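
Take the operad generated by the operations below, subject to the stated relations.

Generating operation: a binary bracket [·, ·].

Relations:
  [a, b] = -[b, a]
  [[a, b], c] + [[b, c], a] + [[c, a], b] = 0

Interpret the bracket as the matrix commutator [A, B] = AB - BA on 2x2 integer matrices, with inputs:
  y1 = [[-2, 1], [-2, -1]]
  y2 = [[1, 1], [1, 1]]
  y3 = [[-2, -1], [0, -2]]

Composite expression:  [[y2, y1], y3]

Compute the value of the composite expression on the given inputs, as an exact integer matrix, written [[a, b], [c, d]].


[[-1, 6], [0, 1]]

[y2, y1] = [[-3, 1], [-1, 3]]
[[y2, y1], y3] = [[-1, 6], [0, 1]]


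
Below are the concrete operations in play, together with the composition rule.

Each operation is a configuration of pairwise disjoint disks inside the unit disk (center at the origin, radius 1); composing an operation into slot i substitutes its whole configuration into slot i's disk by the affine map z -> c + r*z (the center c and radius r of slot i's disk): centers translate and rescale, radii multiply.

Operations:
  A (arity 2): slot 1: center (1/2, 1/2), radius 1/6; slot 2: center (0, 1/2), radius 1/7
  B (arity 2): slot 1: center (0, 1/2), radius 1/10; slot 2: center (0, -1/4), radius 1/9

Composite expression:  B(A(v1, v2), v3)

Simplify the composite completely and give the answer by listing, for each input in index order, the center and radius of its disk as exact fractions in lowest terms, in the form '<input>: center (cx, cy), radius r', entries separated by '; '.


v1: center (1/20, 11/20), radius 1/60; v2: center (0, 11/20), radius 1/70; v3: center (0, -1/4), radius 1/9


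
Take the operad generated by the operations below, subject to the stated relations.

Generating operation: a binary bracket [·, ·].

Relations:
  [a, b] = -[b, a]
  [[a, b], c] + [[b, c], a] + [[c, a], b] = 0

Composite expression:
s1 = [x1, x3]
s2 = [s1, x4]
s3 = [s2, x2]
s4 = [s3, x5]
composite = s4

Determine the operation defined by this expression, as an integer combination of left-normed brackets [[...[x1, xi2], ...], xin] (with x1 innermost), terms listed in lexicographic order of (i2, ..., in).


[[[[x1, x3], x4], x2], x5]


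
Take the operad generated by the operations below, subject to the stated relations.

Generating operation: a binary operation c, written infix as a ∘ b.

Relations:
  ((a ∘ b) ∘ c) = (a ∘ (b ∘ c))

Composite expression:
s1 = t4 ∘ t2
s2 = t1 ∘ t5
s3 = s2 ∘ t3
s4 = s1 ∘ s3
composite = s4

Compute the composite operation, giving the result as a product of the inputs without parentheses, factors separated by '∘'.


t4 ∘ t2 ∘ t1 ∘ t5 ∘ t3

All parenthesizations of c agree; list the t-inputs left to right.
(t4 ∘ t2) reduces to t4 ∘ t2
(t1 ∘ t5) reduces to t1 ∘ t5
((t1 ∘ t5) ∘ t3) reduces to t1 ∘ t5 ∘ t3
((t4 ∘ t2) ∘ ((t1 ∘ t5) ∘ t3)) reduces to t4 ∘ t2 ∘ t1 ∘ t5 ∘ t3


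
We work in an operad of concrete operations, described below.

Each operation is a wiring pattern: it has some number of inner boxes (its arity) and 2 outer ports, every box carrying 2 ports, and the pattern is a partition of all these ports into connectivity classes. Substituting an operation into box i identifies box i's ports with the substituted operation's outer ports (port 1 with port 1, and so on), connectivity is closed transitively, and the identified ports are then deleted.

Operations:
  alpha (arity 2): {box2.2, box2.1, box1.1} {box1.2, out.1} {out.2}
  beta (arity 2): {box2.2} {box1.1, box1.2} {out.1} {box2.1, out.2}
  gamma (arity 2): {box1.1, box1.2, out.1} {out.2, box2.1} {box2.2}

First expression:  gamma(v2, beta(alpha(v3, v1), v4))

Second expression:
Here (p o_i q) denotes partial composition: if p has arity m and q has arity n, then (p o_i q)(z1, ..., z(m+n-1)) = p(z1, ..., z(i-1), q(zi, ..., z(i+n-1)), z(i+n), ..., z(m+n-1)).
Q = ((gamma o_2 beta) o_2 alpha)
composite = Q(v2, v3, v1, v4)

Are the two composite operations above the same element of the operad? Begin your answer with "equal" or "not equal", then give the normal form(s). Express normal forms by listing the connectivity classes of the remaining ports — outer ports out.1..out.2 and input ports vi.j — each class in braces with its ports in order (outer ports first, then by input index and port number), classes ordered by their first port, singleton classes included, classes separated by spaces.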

▬▬▬

WHAT TO PRODUCE
Copy every line above once more, precisely as it reads.

OUTPUT
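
Take the operad generated by the operations below, subject to the stated relations.

Generating operation: a binary bracket [·, ·].

Relations:
  [a, b] = -[b, a]
  [[a, b], c] + [[b, c], a] + [[c, a], b] = 0

Interpret the bracket as the matrix commutator [A, B] = AB - BA on 2x2 integer matrices, with inputs:
  y1 = [[-2, 1], [-2, -1]]
  y2 = [[1, 1], [1, 1]]
  y3 = [[-2, -1], [0, -2]]

Composite expression:  [[y2, y1], y3]

Compute the value of the composite expression on the given inputs, as an exact integer matrix, written [[a, b], [c, d]].


[[-1, 6], [0, 1]]

[y2, y1] = [[-3, 1], [-1, 3]]
[[y2, y1], y3] = [[-1, 6], [0, 1]]


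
Below are the concrete operations in play, together with the composition rule.

Each operation is a configuration of pairwise disjoint disks inside the unit disk (center at the origin, radius 1); composing an operation into slot i substitutes its whole configuration into slot i's disk by the affine map z -> c + r*z (the center c and radius r of slot i's disk): centers translate and rescale, radii multiply.

Operations:
  A (arity 2): slot 1: center (1/2, 1/2), radius 1/6; slot 2: center (0, 1/2), radius 1/7
  B (arity 2): slot 1: center (0, 1/2), radius 1/10; slot 2: center (0, -1/4), radius 1/9

Composite expression:  B(A(v1, v2), v3)

Simplify the composite completely and give the answer by listing, for each input in index order, the center and radius of its disk as exact fractions in lowest terms, in the form '<input>: center (cx, cy), radius r', entries separated by '; '.


v1: center (1/20, 11/20), radius 1/60; v2: center (0, 11/20), radius 1/70; v3: center (0, -1/4), radius 1/9


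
Take the operad generated by the operations below, subject to the stated relations.

Generating operation: a binary bracket [·, ·].

Relations:
  [a, b] = -[b, a]
  [[a, b], c] + [[b, c], a] + [[c, a], b] = 0

Composite expression:
s1 = [x1, x3]
s2 = [s1, x4]
s3 = [s2, x2]
s4 = [s3, x5]
composite = s4

Determine the operation defined by this expression, as an integer combination of left-normed brackets [[...[x1, xi2], ...], xin] (with x1 innermost), terms listed in lexicographic order of (i2, ..., in).


[[[[x1, x3], x4], x2], x5]


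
Take the operad generated by the operations below, subject to the stated relations.

Generating operation: a binary operation c, written infix as a ∘ b.

Relations:
  ((a ∘ b) ∘ c) = (a ∘ (b ∘ c))

Composite expression:
s1 = t4 ∘ t2
s2 = t1 ∘ t5
s3 = s2 ∘ t3
s4 = s1 ∘ s3
composite = s4

Compute the composite operation, giving the result as a product of the inputs without parentheses, factors separated by '∘'.


t4 ∘ t2 ∘ t1 ∘ t5 ∘ t3

All parenthesizations of c agree; list the t-inputs left to right.
(t4 ∘ t2) reduces to t4 ∘ t2
(t1 ∘ t5) reduces to t1 ∘ t5
((t1 ∘ t5) ∘ t3) reduces to t1 ∘ t5 ∘ t3
((t4 ∘ t2) ∘ ((t1 ∘ t5) ∘ t3)) reduces to t4 ∘ t2 ∘ t1 ∘ t5 ∘ t3


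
We work in an operad of concrete operations, described below.

Each operation is a wiring pattern: it has some number of inner boxes (its arity) and 2 outer ports, every box carrying 2 ports, and the pattern is a partition of all these ports into connectivity classes. Substituting an operation into box i identifies box i's ports with the substituted operation's outer ports (port 1 with port 1, and so on), connectivity is closed transitively, and the identified ports are then deleted.

Operations:
  alpha (arity 2): {box2.2, box2.1, box1.1} {box1.2, out.1} {out.2}
  beta (arity 2): {box2.2} {box1.1, box1.2} {out.1} {box2.1, out.2}
  gamma (arity 2): {box1.1, box1.2, out.1} {out.2, box2.1} {box2.2}

First expression:  gamma(v2, beta(alpha(v3, v1), v4))

Second expression:
Here (p o_i q) denotes partial composition: if p has arity m and q has arity n, then (p o_i q)(z1, ..., z(m+n-1)) = p(z1, ..., z(i-1), q(zi, ..., z(i+n-1)), z(i+n), ..., z(m+n-1)).
Q = ((gamma o_2 beta) o_2 alpha)
composite = Q(v2, v3, v1, v4)

Are the two composite operations above the same element of the operad? Begin your answer with "equal" or "not equal", then give the normal form(s). Express normal forms by listing the connectivity classes of the remaining ports — outer ports out.1..out.2 and input ports vi.j — each class in braces with its ports in order (outer ports first, then by input index and port number), classes ordered by their first port, singleton classes included, classes separated by spaces.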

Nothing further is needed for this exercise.